[Stored data]
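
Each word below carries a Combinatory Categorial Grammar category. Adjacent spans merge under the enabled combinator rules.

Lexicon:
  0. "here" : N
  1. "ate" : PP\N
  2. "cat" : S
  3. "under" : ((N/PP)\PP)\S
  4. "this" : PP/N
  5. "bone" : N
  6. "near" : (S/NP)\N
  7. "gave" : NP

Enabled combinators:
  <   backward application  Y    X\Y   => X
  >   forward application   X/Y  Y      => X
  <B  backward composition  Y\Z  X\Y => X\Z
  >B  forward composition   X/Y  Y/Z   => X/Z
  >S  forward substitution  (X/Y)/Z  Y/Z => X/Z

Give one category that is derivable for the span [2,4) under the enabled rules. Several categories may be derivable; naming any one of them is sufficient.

[0,8] S   >
  [0,7] S/NP   <
    [0,6] N   >
      [0,4] N/PP   <
        [0,2] PP   <
          [0,1] "here" : N
          [1,2] "ate" : PP\N
        [2,4] (N/PP)\PP   <
          [2,3] "cat" : S
          [3,4] "under" : ((N/PP)\PP)\S
      [4,6] PP   >
        [4,5] "this" : PP/N
        [5,6] "bone" : N
    [6,7] "near" : (S/NP)\N
  [7,8] "gave" : NP

(N/PP)\PP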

▶ _ACTION ITEM_
Search the entries for "application" and show every line that has it.

▶ _COMPLETED EXERCISE_
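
  <   backward application  Y    X\Y   => X
  >   forward application   X/Y  Y      => X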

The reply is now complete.